Supplied entries Block Start

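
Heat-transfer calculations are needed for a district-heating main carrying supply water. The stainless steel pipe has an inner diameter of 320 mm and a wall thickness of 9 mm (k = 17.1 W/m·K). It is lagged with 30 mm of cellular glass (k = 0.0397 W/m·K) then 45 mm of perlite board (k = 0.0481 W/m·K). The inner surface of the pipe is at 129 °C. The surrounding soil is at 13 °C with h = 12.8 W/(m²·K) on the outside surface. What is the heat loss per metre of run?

q′ ≈ 84 W/m

Radial resistances (cylindrical: R_cond = ln(r_o/r_i)/(2πkL), R_conv = 1/(h·2πrL)):
R_stainless steel pipe wall = ln(169/160)/(2π×17.1×1) = 5.093×10^-4 K/W
R_cellular glass = ln(199/169)/(2π×0.0397×1) = 0.6551 K/W
R_perlite board = ln(244/199)/(2π×0.0481×1) = 0.6746 K/W
R_outer film = 1/(h_o·2πr_oL) = 1/(12.8×2π×0.244×1) = 0.05096 K/W
R_total = 1.381 K/W
Q = ΔT/R_total = 116/1.381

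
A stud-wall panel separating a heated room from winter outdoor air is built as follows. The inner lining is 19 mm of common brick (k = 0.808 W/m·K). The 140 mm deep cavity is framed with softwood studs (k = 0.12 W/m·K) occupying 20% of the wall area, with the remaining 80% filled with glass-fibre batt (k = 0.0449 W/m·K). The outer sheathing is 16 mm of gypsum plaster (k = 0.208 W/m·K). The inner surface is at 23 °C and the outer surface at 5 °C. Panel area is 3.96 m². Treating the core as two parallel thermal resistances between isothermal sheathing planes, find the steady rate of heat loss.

Q ≈ 29.3 W

Sheathing layers in series; stud and cavity paths in parallel between them.
R_inner = 0.019/(0.808×3.96) = 0.005938 K/W
R_stud  = 0.14/(0.12×0.2×3.96) = 1.473 K/W
R_cav   = 0.14/(0.0449×0.8×3.96) = 0.9842 K/W
1/R_core = 1/R_stud + 1/R_cav → R_core = 0.59 K/W
R_outer = 0.016/(0.208×3.96) = 0.01943 K/W
R_total = 0.6154 K/W
Q = ΔT/R_total = 18/0.6154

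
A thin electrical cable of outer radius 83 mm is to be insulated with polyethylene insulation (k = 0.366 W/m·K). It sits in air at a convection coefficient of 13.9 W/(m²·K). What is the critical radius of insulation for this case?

r_cr ≈ 26.3 mm

For a cylinder r_cr = k/h = 0.366/13.9
r_cr = 26.3 mm; since the bare radius (83 mm) is above r_cr, any added insulation will reduce heat loss.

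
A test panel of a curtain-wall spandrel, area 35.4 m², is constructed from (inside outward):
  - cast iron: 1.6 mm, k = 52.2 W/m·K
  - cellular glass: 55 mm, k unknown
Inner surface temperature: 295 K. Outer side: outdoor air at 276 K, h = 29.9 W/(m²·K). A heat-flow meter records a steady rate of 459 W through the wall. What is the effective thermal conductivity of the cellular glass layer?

k ≈ 0.0384 W/(m·K)

Treating each layer as a thermal resistance in series:
R_cast iron = L/(kA) = 0.0016/(52.2×35.4) = 8.659×10^-7 K/W
R_outer film = 1/(h_o·A) = 1/(29.9×35.4) = 9.448×10^-4 K/W
Sum of known resistances R_other = 9.456×10^-4 K/W
Total R = ΔT/Q = 19/459 = 0.04139 K/W
R_cellular glass = R_total − R_other = 0.04045 K/W
k = L/(R·A) = 0.055/(0.04045×35.4)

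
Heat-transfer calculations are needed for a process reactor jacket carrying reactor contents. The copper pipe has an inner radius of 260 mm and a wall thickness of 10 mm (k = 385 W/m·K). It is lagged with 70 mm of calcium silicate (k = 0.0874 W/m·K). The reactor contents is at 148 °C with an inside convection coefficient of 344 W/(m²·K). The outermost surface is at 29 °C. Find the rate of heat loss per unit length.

q′ ≈ 282 W/m

For a radial system each layer contributes R = ln(r_out/r_in)/(2πkL); films add R = 1/(hA).
R_inner film = 1/(h_i·2πr₁L) = 1/(344×2π×0.26×1) = 0.001779 K/W
R_copper pipe wall = ln(270/260)/(2π×385×1) = 1.56×10^-5 K/W
R_calcium silicate = ln(340/270)/(2π×0.0874×1) = 0.4198 K/W
R_total = 0.4216 K/W
Q = ΔT/R_total = 119/0.4216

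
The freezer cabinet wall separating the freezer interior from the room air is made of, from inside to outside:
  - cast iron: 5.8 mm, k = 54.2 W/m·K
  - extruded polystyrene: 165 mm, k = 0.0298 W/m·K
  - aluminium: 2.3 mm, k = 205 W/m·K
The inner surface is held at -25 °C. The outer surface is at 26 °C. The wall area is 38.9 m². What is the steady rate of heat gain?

Q ≈ 358 W

Model the wall as resistances in series:
R_cast iron = L/(kA) = 0.0058/(54.2×38.9) = 2.751×10^-6 K/W
R_extruded polystyrene = L/(kA) = 0.165/(0.0298×38.9) = 0.1423 K/W
R_aluminium = L/(kA) = 0.0023/(205×38.9) = 2.884×10^-7 K/W
R_total = 0.1423 K/W
Q = ΔT / R_total = 51 / 0.1423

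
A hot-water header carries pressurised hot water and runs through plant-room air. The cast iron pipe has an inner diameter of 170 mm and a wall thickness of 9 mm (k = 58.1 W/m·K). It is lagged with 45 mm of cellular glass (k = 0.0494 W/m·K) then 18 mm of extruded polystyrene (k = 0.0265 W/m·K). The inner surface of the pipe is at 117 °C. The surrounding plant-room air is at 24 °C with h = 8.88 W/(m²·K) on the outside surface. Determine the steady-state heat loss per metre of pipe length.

Treating each annulus and film as a series resistance:
R_cast iron pipe wall = ln(94/85)/(2π×58.1×1) = 2.757×10^-4 K/W
R_cellular glass = ln(139/94)/(2π×0.0494×1) = 1.26 K/W
R_extruded polystyrene = ln(157/139)/(2π×0.0265×1) = 0.7313 K/W
R_outer film = 1/(h_o·2πr_oL) = 1/(8.88×2π×0.157×1) = 0.1142 K/W
R_total = 2.106 K/W
Q = ΔT/R_total = 93/2.106

q′ ≈ 44.2 W/m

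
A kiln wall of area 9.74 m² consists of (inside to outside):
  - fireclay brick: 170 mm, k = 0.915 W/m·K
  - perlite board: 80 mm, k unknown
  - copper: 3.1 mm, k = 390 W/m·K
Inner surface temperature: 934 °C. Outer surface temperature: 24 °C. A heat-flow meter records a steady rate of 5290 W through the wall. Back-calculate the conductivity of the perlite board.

k ≈ 0.0537 W/(m·K)

Series thermal resistances:
R_fireclay brick = L/(kA) = 0.17/(0.915×9.74) = 0.01908 K/W
R_copper = L/(kA) = 0.0031/(390×9.74) = 8.161×10^-7 K/W
Sum of known resistances R_other = 0.01908 K/W
Total R = ΔT/Q = 910/5290 = 0.172 K/W
R_perlite board = R_total − R_other = 0.1529 K/W
k = L/(R·A) = 0.08/(0.1529×9.74)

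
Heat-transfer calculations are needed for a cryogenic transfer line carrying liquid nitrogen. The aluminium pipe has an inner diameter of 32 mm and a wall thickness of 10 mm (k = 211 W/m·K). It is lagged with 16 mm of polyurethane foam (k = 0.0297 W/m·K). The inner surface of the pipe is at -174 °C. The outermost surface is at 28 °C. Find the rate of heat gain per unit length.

q′ ≈ 78.6 W/m

Per-layer cylindrical resistances, series-summed:
R_aluminium pipe wall = ln(26/16)/(2π×211×1) = 3.662×10^-4 K/W
R_polyurethane foam = ln(42/26)/(2π×0.0297×1) = 2.57 K/W
R_total = 2.57 K/W
Q = ΔT/R_total = 202/2.57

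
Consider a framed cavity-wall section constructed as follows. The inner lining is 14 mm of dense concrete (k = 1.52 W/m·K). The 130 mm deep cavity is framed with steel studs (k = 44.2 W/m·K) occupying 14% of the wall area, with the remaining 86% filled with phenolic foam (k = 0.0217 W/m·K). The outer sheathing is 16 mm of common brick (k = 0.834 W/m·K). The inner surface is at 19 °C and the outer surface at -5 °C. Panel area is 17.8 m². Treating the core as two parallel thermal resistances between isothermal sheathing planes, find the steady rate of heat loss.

Q ≈ 8660 W

Sheathing layers in series; stud and cavity paths in parallel between them.
R_inner = 0.014/(1.52×17.8) = 5.174×10^-4 K/W
R_stud  = 0.13/(44.2×0.14×17.8) = 0.00118 K/W
R_cav   = 0.13/(0.0217×0.86×17.8) = 0.3913 K/W
1/R_core = 1/R_stud + 1/R_cav → R_core = 0.001177 K/W
R_outer = 0.016/(0.834×17.8) = 0.001078 K/W
R_total = 0.002772 K/W
Q = ΔT/R_total = 24/0.002772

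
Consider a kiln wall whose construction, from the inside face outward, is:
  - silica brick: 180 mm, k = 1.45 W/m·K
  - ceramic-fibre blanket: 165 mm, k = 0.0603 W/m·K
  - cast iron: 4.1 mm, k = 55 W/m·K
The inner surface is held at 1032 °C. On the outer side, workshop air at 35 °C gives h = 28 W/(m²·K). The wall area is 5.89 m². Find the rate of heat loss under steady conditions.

Q ≈ 2030 W

Thermal resistances in series:
R_silica brick = L/(kA) = 0.18/(1.45×5.89) = 0.02108 K/W
R_ceramic-fibre blanket = L/(kA) = 0.165/(0.0603×5.89) = 0.4646 K/W
R_cast iron = L/(kA) = 0.0041/(55×5.89) = 1.266×10^-5 K/W
R_outer film = 1/(h_o·A) = 1/(28×5.89) = 0.006064 K/W
R_total = 0.4917 K/W
Q = ΔT / R_total = 997 / 0.4917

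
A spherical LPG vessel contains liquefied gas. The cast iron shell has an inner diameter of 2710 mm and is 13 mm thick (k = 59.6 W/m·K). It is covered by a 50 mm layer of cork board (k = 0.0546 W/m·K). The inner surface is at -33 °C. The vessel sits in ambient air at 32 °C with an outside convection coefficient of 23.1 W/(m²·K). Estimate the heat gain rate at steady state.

Q ≈ 1650 W

Radial (spherical) resistances in series:
R_cast iron shell = (1/1.355 − 1/1.368)/(4π×59.6) = 9.364×10^-6 K/W
R_cork board = (1/1.368 − 1/1.418)/(4π×0.0546) = 0.03757 K/W
R_outer film = 1/(h·4πr_o²) = 1/(23.1×4π×1.418²) = 0.001713 K/W
R_total = 0.03929 K/W
Q = ΔT/R_total = 65/0.03929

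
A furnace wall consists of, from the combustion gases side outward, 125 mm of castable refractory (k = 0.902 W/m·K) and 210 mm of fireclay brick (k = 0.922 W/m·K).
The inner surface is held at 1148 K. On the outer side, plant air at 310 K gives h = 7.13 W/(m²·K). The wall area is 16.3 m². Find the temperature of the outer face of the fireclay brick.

Thermal resistances in series:
R_castable refractory = L/(kA) = 0.125/(0.902×16.3) = 0.008502 K/W
R_fireclay brick = L/(kA) = 0.21/(0.922×16.3) = 0.01397 K/W
R_outer film = 1/(h_o·A) = 1/(7.13×16.3) = 0.008604 K/W
R_total = 0.03108 K/W;  Q = ΔT/R_total = 838/0.03108 = 26960 W
T_interface = T_inner − Q·ΣR(inner→interface) = 1148 − 27000×0.02248

T ≈ 542 K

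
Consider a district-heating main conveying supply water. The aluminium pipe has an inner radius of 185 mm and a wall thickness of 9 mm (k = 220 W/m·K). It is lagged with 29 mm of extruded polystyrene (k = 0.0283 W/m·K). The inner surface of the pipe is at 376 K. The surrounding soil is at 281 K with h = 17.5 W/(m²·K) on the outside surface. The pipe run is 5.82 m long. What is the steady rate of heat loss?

Cylindrical conduction, so R = ln(r₂/r₁)/(2πkL) per layer, in series:
R_aluminium pipe wall = ln(194/185)/(2π×220×5.82) = 5.905×10^-6 K/W
R_extruded polystyrene = ln(223/194)/(2π×0.0283×5.82) = 0.1346 K/W
R_outer film = 1/(h_o·2πr_oL) = 1/(17.5×2π×0.223×5.82) = 0.007007 K/W
R_total = 0.1416 K/W
Q = ΔT/R_total = 95/0.1416

Q ≈ 671 W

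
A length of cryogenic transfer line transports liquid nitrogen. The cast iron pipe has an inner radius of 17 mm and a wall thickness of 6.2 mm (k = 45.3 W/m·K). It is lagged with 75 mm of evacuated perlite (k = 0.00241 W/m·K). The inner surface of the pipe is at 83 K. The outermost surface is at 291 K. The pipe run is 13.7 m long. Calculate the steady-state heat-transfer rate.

Q ≈ 29.9 W

Per-layer cylindrical resistances, series-summed:
R_cast iron pipe wall = ln(23.2/17)/(2π×45.3×13.7) = 7.974×10^-5 K/W
R_evacuated perlite = ln(98.2/23.2)/(2π×0.00241×13.7) = 6.955 K/W
R_total = 6.955 K/W
Q = ΔT/R_total = 208/6.955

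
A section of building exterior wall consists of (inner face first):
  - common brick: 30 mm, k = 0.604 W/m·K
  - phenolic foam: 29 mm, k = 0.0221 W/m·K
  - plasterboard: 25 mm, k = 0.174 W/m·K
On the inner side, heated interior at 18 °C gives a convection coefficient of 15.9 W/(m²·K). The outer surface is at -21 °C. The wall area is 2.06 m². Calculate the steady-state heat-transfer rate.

Q ≈ 51.2 W

Series thermal resistances:
R_inner film = 1/(h_i·A) = 1/(15.9×2.06) = 0.03053 K/W
R_common brick = L/(kA) = 0.03/(0.604×2.06) = 0.02411 K/W
R_phenolic foam = L/(kA) = 0.029/(0.0221×2.06) = 0.637 K/W
R_plasterboard = L/(kA) = 0.025/(0.174×2.06) = 0.06975 K/W
R_total = 0.7614 K/W
Q = ΔT / R_total = 39 / 0.7614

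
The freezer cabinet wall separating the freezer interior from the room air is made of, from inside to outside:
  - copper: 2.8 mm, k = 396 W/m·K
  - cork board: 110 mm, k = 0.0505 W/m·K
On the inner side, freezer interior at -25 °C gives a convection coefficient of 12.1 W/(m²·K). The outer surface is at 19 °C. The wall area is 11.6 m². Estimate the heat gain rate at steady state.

Thermal resistances in series:
R_inner film = 1/(h_i·A) = 1/(12.1×11.6) = 0.007125 K/W
R_copper = L/(kA) = 0.0028/(396×11.6) = 6.095×10^-7 K/W
R_cork board = L/(kA) = 0.11/(0.0505×11.6) = 0.1878 K/W
R_total = 0.1949 K/W
Q = ΔT / R_total = 44 / 0.1949

Q ≈ 226 W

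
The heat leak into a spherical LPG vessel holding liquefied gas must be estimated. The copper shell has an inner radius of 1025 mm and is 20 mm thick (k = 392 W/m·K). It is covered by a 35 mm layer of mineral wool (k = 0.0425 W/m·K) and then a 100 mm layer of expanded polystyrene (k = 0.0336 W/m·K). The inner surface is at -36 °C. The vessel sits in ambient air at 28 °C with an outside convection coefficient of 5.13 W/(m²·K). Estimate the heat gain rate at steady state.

Radial (spherical) resistances in series:
R_copper shell = (1/1.025 − 1/1.045)/(4π×392) = 3.79×10^-6 K/W
R_mineral wool = (1/1.045 − 1/1.08)/(4π×0.0425) = 0.05807 K/W
R_expanded polystyrene = (1/1.08 − 1/1.18)/(4π×0.0336) = 0.1858 K/W
R_outer film = 1/(h·4πr_o²) = 1/(5.13×4π×1.18²) = 0.01114 K/W
R_total = 0.2551 K/W
Q = ΔT/R_total = 64/0.2551

Q ≈ 251 W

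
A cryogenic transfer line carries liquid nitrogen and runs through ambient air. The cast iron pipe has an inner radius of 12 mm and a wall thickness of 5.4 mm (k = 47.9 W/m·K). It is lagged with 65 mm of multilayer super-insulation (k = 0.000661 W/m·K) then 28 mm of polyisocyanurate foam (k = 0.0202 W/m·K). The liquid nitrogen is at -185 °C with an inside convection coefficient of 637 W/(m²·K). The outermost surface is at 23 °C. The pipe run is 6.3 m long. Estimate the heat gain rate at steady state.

Radial resistances (cylindrical: R_cond = ln(r_o/r_i)/(2πkL), R_conv = 1/(h·2πrL)):
R_inner film = 1/(h_i·2πr₁L) = 1/(637×2π×0.012×6.3) = 0.003305 K/W
R_cast iron pipe wall = ln(17.4/12)/(2π×47.9×6.3) = 1.96×10^-4 K/W
R_multilayer super-insulation = ln(82.4/17.4)/(2π×0.000661×6.3) = 59.43 K/W
R_polyisocyanurate foam = ln(110.4/82.4)/(2π×0.0202×6.3) = 0.3658 K/W
R_total = 59.8 K/W
Q = ΔT/R_total = 208/59.8

Q ≈ 3.48 W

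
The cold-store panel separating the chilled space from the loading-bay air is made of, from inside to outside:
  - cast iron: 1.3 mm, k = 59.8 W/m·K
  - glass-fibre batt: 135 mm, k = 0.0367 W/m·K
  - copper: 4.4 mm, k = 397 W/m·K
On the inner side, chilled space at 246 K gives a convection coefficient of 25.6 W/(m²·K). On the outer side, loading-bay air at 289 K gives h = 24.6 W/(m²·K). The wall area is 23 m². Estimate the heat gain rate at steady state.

Q ≈ 263 W

Using the resistance-network approach (series):
R_inner film = 1/(h_i·A) = 1/(25.6×23) = 0.001698 K/W
R_cast iron = L/(kA) = 0.0013/(59.8×23) = 9.452×10^-7 K/W
R_glass-fibre batt = L/(kA) = 0.135/(0.0367×23) = 0.1599 K/W
R_copper = L/(kA) = 0.0044/(397×23) = 4.819×10^-7 K/W
R_outer film = 1/(h_o·A) = 1/(24.6×23) = 0.001767 K/W
R_total = 0.1634 K/W
Q = ΔT / R_total = 43 / 0.1634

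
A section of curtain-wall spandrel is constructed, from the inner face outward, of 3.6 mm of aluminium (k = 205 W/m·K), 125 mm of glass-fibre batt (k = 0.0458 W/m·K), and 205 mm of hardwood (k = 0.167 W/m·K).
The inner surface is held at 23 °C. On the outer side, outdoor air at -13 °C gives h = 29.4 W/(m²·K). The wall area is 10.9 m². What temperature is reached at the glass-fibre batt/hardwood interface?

Model the wall as resistances in series:
R_aluminium = L/(kA) = 0.0036/(205×10.9) = 1.611×10^-6 K/W
R_glass-fibre batt = L/(kA) = 0.125/(0.0458×10.9) = 0.2504 K/W
R_hardwood = L/(kA) = 0.205/(0.167×10.9) = 0.1126 K/W
R_outer film = 1/(h_o·A) = 1/(29.4×10.9) = 0.003121 K/W
R_total = 0.3661 K/W;  Q = ΔT/R_total = 36/0.3661 = 98.33 W
T_interface = T_inner − Q·ΣR(inner→interface) = 23 − 98.3×0.2504

T ≈ -1.62 °C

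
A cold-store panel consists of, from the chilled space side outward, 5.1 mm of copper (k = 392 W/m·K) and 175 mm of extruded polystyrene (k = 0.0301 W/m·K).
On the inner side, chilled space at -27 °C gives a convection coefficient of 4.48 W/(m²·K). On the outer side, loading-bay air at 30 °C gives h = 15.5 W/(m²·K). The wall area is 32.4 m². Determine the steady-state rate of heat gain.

Q ≈ 303 W

Model the wall as resistances in series:
R_inner film = 1/(h_i·A) = 1/(4.48×32.4) = 0.006889 K/W
R_copper = L/(kA) = 0.0051/(392×32.4) = 4.015×10^-7 K/W
R_extruded polystyrene = L/(kA) = 0.175/(0.0301×32.4) = 0.1794 K/W
R_outer film = 1/(h_o·A) = 1/(15.5×32.4) = 0.001991 K/W
R_total = 0.1883 K/W
Q = ΔT / R_total = 57 / 0.1883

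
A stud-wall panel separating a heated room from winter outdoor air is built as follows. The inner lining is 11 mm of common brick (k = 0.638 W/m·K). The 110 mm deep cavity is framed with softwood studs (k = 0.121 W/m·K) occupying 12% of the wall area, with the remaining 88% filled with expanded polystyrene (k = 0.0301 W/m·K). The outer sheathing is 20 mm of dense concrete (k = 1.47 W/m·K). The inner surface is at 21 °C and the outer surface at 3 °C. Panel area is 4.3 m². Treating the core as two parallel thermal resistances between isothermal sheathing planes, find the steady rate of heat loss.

Sheathing layers in series; stud and cavity paths in parallel between them.
R_inner = 0.011/(0.638×4.3) = 0.00401 K/W
R_stud  = 0.11/(0.121×0.12×4.3) = 1.762 K/W
R_cav   = 0.11/(0.0301×0.88×4.3) = 0.9658 K/W
1/R_core = 1/R_stud + 1/R_cav → R_core = 0.6238 K/W
R_outer = 0.02/(1.47×4.3) = 0.003164 K/W
R_total = 0.631 K/W
Q = ΔT/R_total = 18/0.631

Q ≈ 28.5 W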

Supplied entries Block End

--- Your objective ---
The answer is the run of lines above from the line containing "A kiln wall of" through the line containing "- copper: 3.1 mm, k = 390 W/m·K", copied exactly and alone.

--- Exercise response ---
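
A kiln wall of area 9.74 m² consists of (inside to outside):
  - fireclay brick: 170 mm, k = 0.915 W/m·K
  - perlite board: 80 mm, k unknown
  - copper: 3.1 mm, k = 390 W/m·K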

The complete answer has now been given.